■ **Task prompt**
Take the line that has "With S''(1) = S''(4) = 0." and all the lines that come after it in the records, and write them out again exactly. Add no other line.
--- Materials provided Enclosed Below ---
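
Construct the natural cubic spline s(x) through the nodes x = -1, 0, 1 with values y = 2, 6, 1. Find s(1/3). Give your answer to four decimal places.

5.1667

Put M_i = s'' at the i-th knot. Here h = (1, 1) and Δ = (4, -5), so the interior equations h_(i-1)·M_(i-1) + 2(h_(i-1)+h_i)·M_i + h_i·M_(i+1) = 6(Δ_i − Δ_(i-1)) read
  1·M_0 + 4·M_1 + 1·M_2 = 6(Δ_1 - Δ_0) = -54
Natural end conditions: M_0 = M_2 = 0.
Solving the tridiagonal system: M_0 = 0, M_1 = -27/2, M_2 = 0.
On [0, 1], s(x) = 6 - 1/2·x - 27/4·x² + 9/4·x³.
With x = 1/3: s(1/3) = 31/6.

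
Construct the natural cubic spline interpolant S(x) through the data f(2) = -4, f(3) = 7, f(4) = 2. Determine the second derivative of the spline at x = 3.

With M_i denoting the second derivative at x_i, h_i = 1, 1, and Δ_i = (y_(i+1) − y_i)/h_i = 11, -5:
  1·M_0 + 4·M_1 + 1·M_2 = 6(Δ_1 - Δ_0) = -96
Natural end conditions: M_0 = M_2 = 0.
Solving the tridiagonal system: M_0 = 0, M_1 = -24, M_2 = 0.

-24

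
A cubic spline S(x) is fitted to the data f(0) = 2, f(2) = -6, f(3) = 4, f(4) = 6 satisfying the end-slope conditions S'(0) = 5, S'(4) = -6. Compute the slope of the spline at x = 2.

Put σ_i = S'' at the i-th knot. Here h = (2, 1, 1) and Δ = (-4, 10, 2), so the interior equations h_(i-1)·σ_(i-1) + 2(h_(i-1)+h_i)·σ_i + h_i·σ_(i+1) = 6(Δ_i − Δ_(i-1)) read
  2·σ_0 + 6·σ_1 + 1·σ_2 = 6(Δ_1 - Δ_0) = 84
  1·σ_1 + 4·σ_2 + 1·σ_3 = 6(Δ_2 - Δ_1) = -48
Clamped end conditions give two more equations: 2h_0·σ_0 + h_0·σ_1 = 6(Δ_0 - S'(0)) = -54 and h_2·σ_2 + 2h_2·σ_3 = 6(S'(4) - Δ_2) = -48.
Hence σ_0 = -26, σ_1 = 25, σ_2 = -14, σ_3 = -17.
On [2, 3], S'(x) = b_1 + 2c_1·(x - 2) + 3d_1·(x - 2)² with b_1 = Δ_1 - h_1(2σ_1 + σ_2)/6 = 4, c_1 = σ_1/2 = 25/2, d_1 = (σ_2 - σ_1)/(6h_1) = -13/2. So S'(2) = 4.

4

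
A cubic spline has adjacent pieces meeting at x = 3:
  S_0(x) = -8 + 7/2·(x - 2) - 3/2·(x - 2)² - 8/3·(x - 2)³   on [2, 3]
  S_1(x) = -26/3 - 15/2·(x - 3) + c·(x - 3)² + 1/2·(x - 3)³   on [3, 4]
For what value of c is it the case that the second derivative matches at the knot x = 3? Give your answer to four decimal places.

S_0''(x) = -3 - 16·(x - 2), so S_0''(3) = -19. On the right, S_1''(3) = 2c, so c = -19/2.

-9.5000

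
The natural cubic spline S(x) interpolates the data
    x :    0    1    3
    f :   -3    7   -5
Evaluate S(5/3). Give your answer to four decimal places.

Write M_i for S''(x_i). With h_i = 1, 2 and divided differences Δ_i = 10, -6, the continuity of S' gives the tridiagonal system
  1·M_0 + 6·M_1 + 2·M_2 = 6(Δ_1 - Δ_0) = -96
Natural end conditions: M_0 = M_2 = 0.
Solving the tridiagonal system: M_0 = 0, M_1 = -16, M_2 = 0.
On [1, 3], S(x) = 7 + 14/3·(x - 1) - 8·(x - 1)² + 4/3·(x - 1)³.
With (x - 1) = 2/3: S(5/3) = 563/81.

6.9506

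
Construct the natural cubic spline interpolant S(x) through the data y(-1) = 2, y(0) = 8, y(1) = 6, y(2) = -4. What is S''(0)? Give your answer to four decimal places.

-9.6000

With M_i denoting the second derivative at x_i, h_i = 1, 1, 1, and Δ_i = (y_(i+1) − y_i)/h_i = 6, -2, -10:
  1·M_0 + 4·M_1 + 1·M_2 = 6(Δ_1 - Δ_0) = -48
  1·M_1 + 4·M_2 + 1·M_3 = 6(Δ_2 - Δ_1) = -48
Natural end conditions: M_0 = M_3 = 0.
Hence M_0 = 0, M_1 = -48/5, M_2 = -48/5, M_3 = 0.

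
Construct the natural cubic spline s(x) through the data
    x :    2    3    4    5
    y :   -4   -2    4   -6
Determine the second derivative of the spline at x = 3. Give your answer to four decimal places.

12.8000

Let m_i = s''(x_i). Step sizes h_i = 1, 1, 1; slopes of the chords Δ_i = (y_(i+1) - y_i)/h_i = 2, 6, -10.
  1·m_0 + 4·m_1 + 1·m_2 = 6(Δ_1 - Δ_0) = 24
  1·m_1 + 4·m_2 + 1·m_3 = 6(Δ_2 - Δ_1) = -96
Natural end conditions: m_0 = m_3 = 0.
Forward elimination and back-substitution give m_0 = 0, m_1 = 64/5, m_2 = -136/5, m_3 = 0.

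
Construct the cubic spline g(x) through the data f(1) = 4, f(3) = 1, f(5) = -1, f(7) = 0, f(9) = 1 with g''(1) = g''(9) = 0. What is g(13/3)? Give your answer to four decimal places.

-0.6402

Let M_i = g''(x_i). Step sizes h_i = 2, 2, 2, 2; slopes of the chords Δ_i = (y_(i+1) - y_i)/h_i = -3/2, -1, 1/2, 1/2.
  2·M_0 + 8·M_1 + 2·M_2 = 6(Δ_1 - Δ_0) = 3
  2·M_1 + 8·M_2 + 2·M_3 = 6(Δ_2 - Δ_1) = 9
  2·M_2 + 8·M_3 + 2·M_4 = 6(Δ_3 - Δ_2) = 0
Natural end conditions: M_0 = M_4 = 0.
Solving the tridiagonal system: M_0 = 0, M_1 = 9/112, M_2 = 33/28, M_3 = -33/112, M_4 = 0.
On [3, 5], g(x) = 1 - 81/56·(x - 3) + 9/224·(x - 3)² + 41/448·(x - 3)³.
With (x - 3) = 4/3: g(13/3) = -121/189.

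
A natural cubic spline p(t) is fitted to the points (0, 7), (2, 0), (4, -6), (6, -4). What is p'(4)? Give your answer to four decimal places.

-1.0667

With σ_i denoting the second derivative at x_i, h_i = 2, 2, 2, and Δ_i = (y_(i+1) − y_i)/h_i = -7/2, -3, 1:
  2·σ_0 + 8·σ_1 + 2·σ_2 = 6(Δ_1 - Δ_0) = 3
  2·σ_1 + 8·σ_2 + 2·σ_3 = 6(Δ_2 - Δ_1) = 24
Natural end conditions: σ_0 = σ_3 = 0.
Solving the tridiagonal system: σ_0 = 0, σ_1 = -2/5, σ_2 = 31/10, σ_3 = 0.
On [4, 6], p'(t) = b_2 + 2c_2·(t - 4) + 3d_2·(t - 4)² with b_2 = Δ_2 - h_2(2σ_2 + σ_3)/6 = -16/15, c_2 = σ_2/2 = 31/20, d_2 = (σ_3 - σ_2)/(6h_2) = -31/120. So p'(4) = -16/15.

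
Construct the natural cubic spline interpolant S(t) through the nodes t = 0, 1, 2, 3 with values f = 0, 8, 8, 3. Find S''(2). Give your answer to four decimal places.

With M_i denoting the second derivative at x_i, h_i = 1, 1, 1, and Δ_i = (y_(i+1) − y_i)/h_i = 8, 0, -5:
  1·M_0 + 4·M_1 + 1·M_2 = 6(Δ_1 - Δ_0) = -48
  1·M_1 + 4·M_2 + 1·M_3 = 6(Δ_2 - Δ_1) = -30
Natural end conditions: M_0 = M_3 = 0.
Solving the tridiagonal system: M_0 = 0, M_1 = -54/5, M_2 = -24/5, M_3 = 0.

-4.8000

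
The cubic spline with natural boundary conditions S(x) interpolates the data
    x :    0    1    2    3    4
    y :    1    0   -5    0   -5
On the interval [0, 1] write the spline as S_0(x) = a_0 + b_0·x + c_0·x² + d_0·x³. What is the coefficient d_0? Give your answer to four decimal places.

With m_i denoting the second derivative at x_i, h_i = 1, 1, 1, 1, and Δ_i = (y_(i+1) − y_i)/h_i = -1, -5, 5, -5:
  1·m_0 + 4·m_1 + 1·m_2 = 6(Δ_1 - Δ_0) = -24
  1·m_1 + 4·m_2 + 1·m_3 = 6(Δ_2 - Δ_1) = 60
  1·m_2 + 4·m_3 + 1·m_4 = 6(Δ_3 - Δ_2) = -60
Natural end conditions: m_0 = m_4 = 0.
Solving the tridiagonal system: m_0 = 0, m_1 = -165/14, m_2 = 162/7, m_3 = -291/14, m_4 = 0.
On [0, 1], with S_0(x) = a_0 + b_0·x + c_0·x² + d_0·x³: c_0 = m_0/2 = 0, d_0 = (m_1 - m_0)/(6h_0) = -55/28, b_0 = Δ_0 - h_0(2m_0 + m_1)/6 = 27/28.

-1.9643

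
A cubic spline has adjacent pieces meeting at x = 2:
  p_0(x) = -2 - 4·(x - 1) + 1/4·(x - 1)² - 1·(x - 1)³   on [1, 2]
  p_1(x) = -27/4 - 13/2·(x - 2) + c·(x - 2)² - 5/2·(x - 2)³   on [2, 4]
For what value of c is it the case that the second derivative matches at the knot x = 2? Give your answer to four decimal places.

p_0''(x) = 1/2 - 6·(x - 1), so p_0''(2) = -11/2. On the right, p_1''(2) = 2c, so c = -11/4.

-2.7500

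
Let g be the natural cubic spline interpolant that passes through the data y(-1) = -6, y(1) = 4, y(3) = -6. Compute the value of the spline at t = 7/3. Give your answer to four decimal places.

Let m_i = g''(x_i). Step sizes h_i = 2, 2; slopes of the chords Δ_i = (y_(i+1) - y_i)/h_i = 5, -5.
  2·m_0 + 8·m_1 + 2·m_2 = 6(Δ_1 - Δ_0) = -60
Natural end conditions: m_0 = m_2 = 0.
Forward elimination and back-substitution give m_0 = 0, m_1 = -15/2, m_2 = 0.
On [1, 3], g(t) = 4 + 0·(t - 1) - 15/4·(t - 1)² + 5/8·(t - 1)³.
With (t - 1) = 4/3: g(7/3) = -32/27.

-1.1852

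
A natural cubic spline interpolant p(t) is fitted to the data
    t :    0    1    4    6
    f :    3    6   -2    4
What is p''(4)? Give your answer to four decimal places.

Let M_i = p''(x_i). Step sizes h_i = 1, 3, 2; slopes of the chords Δ_i = (y_(i+1) - y_i)/h_i = 3, -8/3, 3.
  1·M_0 + 8·M_1 + 3·M_2 = 6(Δ_1 - Δ_0) = -34
  3·M_1 + 10·M_2 + 2·M_3 = 6(Δ_2 - Δ_1) = 34
Natural end conditions: M_0 = M_3 = 0.
Solving the tridiagonal system: M_0 = 0, M_1 = -442/71, M_2 = 374/71, M_3 = 0.

5.2676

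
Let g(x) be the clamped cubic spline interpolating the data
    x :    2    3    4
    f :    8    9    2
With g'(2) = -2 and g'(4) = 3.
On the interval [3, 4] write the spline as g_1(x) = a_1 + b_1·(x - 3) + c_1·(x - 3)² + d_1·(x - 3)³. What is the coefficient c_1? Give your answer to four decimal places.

-14.5000

Put M_i = g'' at the i-th knot. Here h = (1, 1) and Δ = (1, -7), so the interior equations h_(i-1)·M_(i-1) + 2(h_(i-1)+h_i)·M_i + h_i·M_(i+1) = 6(Δ_i − Δ_(i-1)) read
  1·M_0 + 4·M_1 + 1·M_2 = 6(Δ_1 - Δ_0) = -48
Clamped end conditions give two more equations: 2h_0·M_0 + h_0·M_1 = 6(Δ_0 - g'(2)) = 18 and h_1·M_1 + 2h_1·M_2 = 6(g'(4) - Δ_1) = 60.
Solving: M_0 = 47/2, M_1 = -29, M_2 = 89/2.
On [3, 4], with g_1(x) = a_1 + b_1·(x - 3) + c_1·(x - 3)² + d_1·(x - 3)³: c_1 = M_1/2 = -29/2, d_1 = (M_2 - M_1)/(6h_1) = 49/4, b_1 = Δ_1 - h_1(2M_1 + M_2)/6 = -19/4.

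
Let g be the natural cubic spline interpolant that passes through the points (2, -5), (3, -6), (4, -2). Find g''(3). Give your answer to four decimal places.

Put M_i = g'' at the i-th knot. Here h = (1, 1) and Δ = (-1, 4), so the interior equations h_(i-1)·M_(i-1) + 2(h_(i-1)+h_i)·M_i + h_i·M_(i+1) = 6(Δ_i − Δ_(i-1)) read
  1·M_0 + 4·M_1 + 1·M_2 = 6(Δ_1 - Δ_0) = 30
Natural end conditions: M_0 = M_2 = 0.
Solving: M_0 = 0, M_1 = 15/2, M_2 = 0.

7.5000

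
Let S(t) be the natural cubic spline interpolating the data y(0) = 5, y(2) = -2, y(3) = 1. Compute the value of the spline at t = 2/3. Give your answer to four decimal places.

1.3827

With m_i denoting the second derivative at x_i, h_i = 2, 1, and Δ_i = (y_(i+1) − y_i)/h_i = -7/2, 3:
  2·m_0 + 6·m_1 + 1·m_2 = 6(Δ_1 - Δ_0) = 39
Natural end conditions: m_0 = m_2 = 0.
Hence m_0 = 0, m_1 = 13/2, m_2 = 0.
On [0, 2], S(t) = 5 - 17/3·t + 0·t² + 13/24·t³.
With t = 2/3: S(2/3) = 112/81.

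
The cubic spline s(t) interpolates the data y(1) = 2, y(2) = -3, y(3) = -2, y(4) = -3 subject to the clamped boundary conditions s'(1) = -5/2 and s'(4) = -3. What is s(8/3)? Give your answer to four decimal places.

-2.6741

With m_i denoting the second derivative at x_i, h_i = 1, 1, 1, and Δ_i = (y_(i+1) − y_i)/h_i = -5, 1, -1:
  1·m_0 + 4·m_1 + 1·m_2 = 6(Δ_1 - Δ_0) = 36
  1·m_1 + 4·m_2 + 1·m_3 = 6(Δ_2 - Δ_1) = -12
Clamped end conditions give two more equations: 2h_0·m_0 + h_0·m_1 = 6(Δ_0 - s'(1)) = -15 and h_2·m_2 + 2h_2·m_3 = 6(s'(4) - Δ_2) = -12.
Solving the tridiagonal system: m_0 = -218/15, m_1 = 211/15, m_2 = -86/15, m_3 = -47/15.
On [2, 3], s(t) = -3 - 41/15·(t - 2) + 211/30·(t - 2)² - 33/10·(t - 2)³.
With (t - 2) = 2/3: s(8/3) = -361/135.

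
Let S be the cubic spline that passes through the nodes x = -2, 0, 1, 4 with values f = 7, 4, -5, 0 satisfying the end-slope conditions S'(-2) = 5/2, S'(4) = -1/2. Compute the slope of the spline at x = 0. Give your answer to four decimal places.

-8.0238

With M_i denoting the second derivative at x_i, h_i = 2, 1, 3, and Δ_i = (y_(i+1) − y_i)/h_i = -3/2, -9, 5/3:
  2·M_0 + 6·M_1 + 1·M_2 = 6(Δ_1 - Δ_0) = -45
  1·M_1 + 8·M_2 + 3·M_3 = 6(Δ_2 - Δ_1) = 64
Clamped end conditions give two more equations: 2h_0·M_0 + h_0·M_1 = 6(Δ_0 - S'(-2)) = -24 and h_2·M_2 + 2h_2·M_3 = 6(S'(4) - Δ_2) = -13.
Hence M_0 = -31/21, M_1 = -190/21, M_2 = 257/21, M_3 = -58/7.
On [0, 1], S'(x) = b_1 + 2c_1·x + 3d_1·x² with b_1 = Δ_1 - h_1(2M_1 + M_2)/6 = -337/42, c_1 = M_1/2 = -95/21, d_1 = (M_2 - M_1)/(6h_1) = 149/42. So S'(0) = -337/42.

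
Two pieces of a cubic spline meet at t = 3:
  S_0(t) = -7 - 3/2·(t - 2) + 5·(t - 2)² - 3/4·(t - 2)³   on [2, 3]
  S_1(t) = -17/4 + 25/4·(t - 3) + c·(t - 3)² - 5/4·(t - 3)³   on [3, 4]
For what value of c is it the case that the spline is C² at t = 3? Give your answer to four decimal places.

S_0''(t) = 10 - 9/2·(t - 2), so S_0''(3) = 11/2. On the right, S_1''(3) = 2c, so c = 11/4.

2.7500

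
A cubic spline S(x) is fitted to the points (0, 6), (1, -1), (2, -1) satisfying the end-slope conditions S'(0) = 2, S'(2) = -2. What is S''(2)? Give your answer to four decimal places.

Put M_i = S'' at the i-th knot. Here h = (1, 1) and Δ = (-7, 0), so the interior equations h_(i-1)·M_(i-1) + 2(h_(i-1)+h_i)·M_i + h_i·M_(i+1) = 6(Δ_i − Δ_(i-1)) read
  1·M_0 + 4·M_1 + 1·M_2 = 6(Δ_1 - Δ_0) = 42
Clamped end conditions give two more equations: 2h_0·M_0 + h_0·M_1 = 6(Δ_0 - S'(0)) = -54 and h_1·M_1 + 2h_1·M_2 = 6(S'(2) - Δ_1) = -12.
Solving the tridiagonal system: M_0 = -79/2, M_1 = 25, M_2 = -37/2.

-18.5000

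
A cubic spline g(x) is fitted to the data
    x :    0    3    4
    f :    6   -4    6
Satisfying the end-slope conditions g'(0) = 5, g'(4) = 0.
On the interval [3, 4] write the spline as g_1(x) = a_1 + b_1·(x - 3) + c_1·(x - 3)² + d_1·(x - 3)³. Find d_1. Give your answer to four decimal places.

-10.6250

Let M_i = g''(x_i). Step sizes h_i = 3, 1; slopes of the chords Δ_i = (y_(i+1) - y_i)/h_i = -10/3, 10.
  3·M_0 + 8·M_1 + 1·M_2 = 6(Δ_1 - Δ_0) = 80
Clamped end conditions give two more equations: 2h_0·M_0 + h_0·M_1 = 6(Δ_0 - g'(0)) = -50 and h_1·M_1 + 2h_1·M_2 = 6(g'(4) - Δ_1) = -60.
Forward elimination and back-substitution give M_0 = -235/12, M_1 = 45/2, M_2 = -165/4.
On [3, 4], with g_1(x) = a_1 + b_1·(x - 3) + c_1·(x - 3)² + d_1·(x - 3)³: c_1 = M_1/2 = 45/4, d_1 = (M_2 - M_1)/(6h_1) = -85/8, b_1 = Δ_1 - h_1(2M_1 + M_2)/6 = 75/8.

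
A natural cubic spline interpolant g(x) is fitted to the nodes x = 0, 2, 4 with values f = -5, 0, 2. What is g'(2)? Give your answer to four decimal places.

1.7500

Put M_i = g'' at the i-th knot. Here h = (2, 2) and Δ = (5/2, 1), so the interior equations h_(i-1)·M_(i-1) + 2(h_(i-1)+h_i)·M_i + h_i·M_(i+1) = 6(Δ_i − Δ_(i-1)) read
  2·M_0 + 8·M_1 + 2·M_2 = 6(Δ_1 - Δ_0) = -9
Natural end conditions: M_0 = M_2 = 0.
Hence M_0 = 0, M_1 = -9/8, M_2 = 0.
On [2, 4], g'(x) = b_1 + 2c_1·(x - 2) + 3d_1·(x - 2)² with b_1 = Δ_1 - h_1(2M_1 + M_2)/6 = 7/4, c_1 = M_1/2 = -9/16, d_1 = (M_2 - M_1)/(6h_1) = 3/32. So g'(2) = 7/4.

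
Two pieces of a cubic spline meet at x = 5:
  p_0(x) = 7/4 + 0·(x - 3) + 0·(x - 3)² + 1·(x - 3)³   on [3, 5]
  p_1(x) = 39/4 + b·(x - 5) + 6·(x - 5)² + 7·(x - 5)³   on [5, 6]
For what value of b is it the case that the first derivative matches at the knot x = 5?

p_0'(x) = 0 + 0·(x - 3) + 3·(x - 3)², so p_0'(5) = 12. On the right, p_1'(5) = b, so b = 12.

12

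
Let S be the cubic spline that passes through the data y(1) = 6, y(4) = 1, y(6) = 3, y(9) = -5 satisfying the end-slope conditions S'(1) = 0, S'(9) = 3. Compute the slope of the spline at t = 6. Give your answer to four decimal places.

Let σ_i = S''(x_i). Step sizes h_i = 3, 2, 3; slopes of the chords Δ_i = (y_(i+1) - y_i)/h_i = -5/3, 1, -8/3.
  3·σ_0 + 10·σ_1 + 2·σ_2 = 6(Δ_1 - Δ_0) = 16
  2·σ_1 + 10·σ_2 + 3·σ_3 = 6(Δ_2 - Δ_1) = -22
Clamped end conditions give two more equations: 2h_0·σ_0 + h_0·σ_1 = 6(Δ_0 - S'(1)) = -10 and h_2·σ_2 + 2h_2·σ_3 = 6(S'(9) - Δ_2) = 34.
Solving the tridiagonal system: σ_0 = -968/273, σ_1 = 342/91, σ_2 = -498/91, σ_3 = 2294/273.
On [6, 9], S'(t) = b_2 + 2c_2·(t - 6) + 3d_2·(t - 6)² with b_2 = Δ_2 - h_2(2σ_2 + σ_3)/6 = -127/91, c_2 = σ_2/2 = -249/91, d_2 = (σ_3 - σ_2)/(6h_2) = 1894/2457. So S'(6) = -127/91.

-1.3956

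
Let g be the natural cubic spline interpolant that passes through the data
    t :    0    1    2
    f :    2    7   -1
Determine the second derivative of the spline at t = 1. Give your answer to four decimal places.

-19.5000

Put m_i = g'' at the i-th knot. Here h = (1, 1) and Δ = (5, -8), so the interior equations h_(i-1)·m_(i-1) + 2(h_(i-1)+h_i)·m_i + h_i·m_(i+1) = 6(Δ_i − Δ_(i-1)) read
  1·m_0 + 4·m_1 + 1·m_2 = 6(Δ_1 - Δ_0) = -78
Natural end conditions: m_0 = m_2 = 0.
Forward elimination and back-substitution give m_0 = 0, m_1 = -39/2, m_2 = 0.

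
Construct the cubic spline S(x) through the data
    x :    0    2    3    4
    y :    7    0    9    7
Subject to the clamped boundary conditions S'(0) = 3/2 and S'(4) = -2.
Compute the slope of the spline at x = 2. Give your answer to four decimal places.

5.5455

Write M_i for S''(x_i). With h_i = 2, 1, 1 and divided differences Δ_i = -7/2, 9, -2, the continuity of S' gives the tridiagonal system
  2·M_0 + 6·M_1 + 1·M_2 = 6(Δ_1 - Δ_0) = 75
  1·M_1 + 4·M_2 + 1·M_3 = 6(Δ_2 - Δ_1) = -66
Clamped end conditions give two more equations: 2h_0·M_0 + h_0·M_1 = 6(Δ_0 - S'(0)) = -30 and h_2·M_2 + 2h_2·M_3 = 6(S'(4) - Δ_2) = 0.
Forward elimination and back-substitution give M_0 = -419/22, M_1 = 254/11, M_2 = -280/11, M_3 = 140/11.
On [2, 3], S'(x) = b_1 + 2c_1·(x - 2) + 3d_1·(x - 2)² with b_1 = Δ_1 - h_1(2M_1 + M_2)/6 = 61/11, c_1 = M_1/2 = 127/11, d_1 = (M_2 - M_1)/(6h_1) = -89/11. So S'(2) = 61/11.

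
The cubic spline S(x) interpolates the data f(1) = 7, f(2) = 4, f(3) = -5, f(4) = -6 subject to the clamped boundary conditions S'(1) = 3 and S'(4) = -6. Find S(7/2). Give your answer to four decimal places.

-5.2250

With σ_i denoting the second derivative at x_i, h_i = 1, 1, 1, and Δ_i = (y_(i+1) − y_i)/h_i = -3, -9, -1:
  1·σ_0 + 4·σ_1 + 1·σ_2 = 6(Δ_1 - Δ_0) = -36
  1·σ_1 + 4·σ_2 + 1·σ_3 = 6(Δ_2 - Δ_1) = 48
Clamped end conditions give two more equations: 2h_0·σ_0 + h_0·σ_1 = 6(Δ_0 - S'(1)) = -36 and h_2·σ_2 + 2h_2·σ_3 = 6(S'(4) - Δ_2) = -30.
Solving: σ_0 = -62/5, σ_1 = -56/5, σ_2 = 106/5, σ_3 = -128/5.
On [3, 4], S(x) = -5 - 19/5·(x - 3) + 53/5·(x - 3)² - 39/5·(x - 3)³.
With (x - 3) = 1/2: S(7/2) = -209/40.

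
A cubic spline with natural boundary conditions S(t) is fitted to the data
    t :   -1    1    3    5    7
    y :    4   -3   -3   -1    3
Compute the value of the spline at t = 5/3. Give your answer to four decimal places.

Write m_i for S''(x_i). With h_i = 2, 2, 2, 2 and divided differences Δ_i = -7/2, 0, 1, 2, the continuity of S' gives the tridiagonal system
  2·m_0 + 8·m_1 + 2·m_2 = 6(Δ_1 - Δ_0) = 21
  2·m_1 + 8·m_2 + 2·m_3 = 6(Δ_2 - Δ_1) = 6
  2·m_2 + 8·m_3 + 2·m_4 = 6(Δ_3 - Δ_2) = 6
Natural end conditions: m_0 = m_4 = 0.
Solving: m_0 = 0, m_1 = 297/112, m_2 = -3/28, m_3 = 87/112, m_4 = 0.
On [1, 3], S(t) = -3 - 97/56·(t - 1) + 297/224·(t - 1)² - 103/448·(t - 1)³.
With (t - 1) = 2/3: S(5/3) = -2747/756.

-3.6336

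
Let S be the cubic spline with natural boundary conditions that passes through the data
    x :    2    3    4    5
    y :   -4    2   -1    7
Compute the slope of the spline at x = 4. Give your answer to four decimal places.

0.9333

With M_i denoting the second derivative at x_i, h_i = 1, 1, 1, and Δ_i = (y_(i+1) − y_i)/h_i = 6, -3, 8:
  1·M_0 + 4·M_1 + 1·M_2 = 6(Δ_1 - Δ_0) = -54
  1·M_1 + 4·M_2 + 1·M_3 = 6(Δ_2 - Δ_1) = 66
Natural end conditions: M_0 = M_3 = 0.
Forward elimination and back-substitution give M_0 = 0, M_1 = -94/5, M_2 = 106/5, M_3 = 0.
On [4, 5], S'(x) = b_2 + 2c_2·(x - 4) + 3d_2·(x - 4)² with b_2 = Δ_2 - h_2(2M_2 + M_3)/6 = 14/15, c_2 = M_2/2 = 53/5, d_2 = (M_3 - M_2)/(6h_2) = -53/15. So S'(4) = 14/15.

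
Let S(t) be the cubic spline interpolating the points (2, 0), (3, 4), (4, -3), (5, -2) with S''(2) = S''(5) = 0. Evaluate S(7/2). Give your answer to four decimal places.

0.7250

Let M_i = S''(x_i). Step sizes h_i = 1, 1, 1; slopes of the chords Δ_i = (y_(i+1) - y_i)/h_i = 4, -7, 1.
  1·M_0 + 4·M_1 + 1·M_2 = 6(Δ_1 - Δ_0) = -66
  1·M_1 + 4·M_2 + 1·M_3 = 6(Δ_2 - Δ_1) = 48
Natural end conditions: M_0 = M_3 = 0.
Forward elimination and back-substitution give M_0 = 0, M_1 = -104/5, M_2 = 86/5, M_3 = 0.
On [3, 4], S(t) = 4 - 44/15·(t - 3) - 52/5·(t - 3)² + 19/3·(t - 3)³.
With (t - 3) = 1/2: S(7/2) = 29/40.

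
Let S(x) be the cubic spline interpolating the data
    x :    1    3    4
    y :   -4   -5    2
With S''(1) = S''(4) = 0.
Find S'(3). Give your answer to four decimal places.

Put M_i = S'' at the i-th knot. Here h = (2, 1) and Δ = (-1/2, 7), so the interior equations h_(i-1)·M_(i-1) + 2(h_(i-1)+h_i)·M_i + h_i·M_(i+1) = 6(Δ_i − Δ_(i-1)) read
  2·M_0 + 6·M_1 + 1·M_2 = 6(Δ_1 - Δ_0) = 45
Natural end conditions: M_0 = M_2 = 0.
Solving the tridiagonal system: M_0 = 0, M_1 = 15/2, M_2 = 0.
On [3, 4], S'(x) = b_1 + 2c_1·(x - 3) + 3d_1·(x - 3)² with b_1 = Δ_1 - h_1(2M_1 + M_2)/6 = 9/2, c_1 = M_1/2 = 15/4, d_1 = (M_2 - M_1)/(6h_1) = -5/4. So S'(3) = 9/2.

4.5000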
--- End of Enclosed Materials provided ---
■ **Solution to the exercise**
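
With S''(1) = S''(4) = 0.
Find S'(3). Give your answer to four decimal places.

Put M_i = S'' at the i-th knot. Here h = (2, 1) and Δ = (-1/2, 7), so the interior equations h_(i-1)·M_(i-1) + 2(h_(i-1)+h_i)·M_i + h_i·M_(i+1) = 6(Δ_i − Δ_(i-1)) read
  2·M_0 + 6·M_1 + 1·M_2 = 6(Δ_1 - Δ_0) = 45
Natural end conditions: M_0 = M_2 = 0.
Solving the tridiagonal system: M_0 = 0, M_1 = 15/2, M_2 = 0.
On [3, 4], S'(x) = b_1 + 2c_1·(x - 3) + 3d_1·(x - 3)² with b_1 = Δ_1 - h_1(2M_1 + M_2)/6 = 9/2, c_1 = M_1/2 = 15/4, d_1 = (M_2 - M_1)/(6h_1) = -5/4. So S'(3) = 9/2.

4.5000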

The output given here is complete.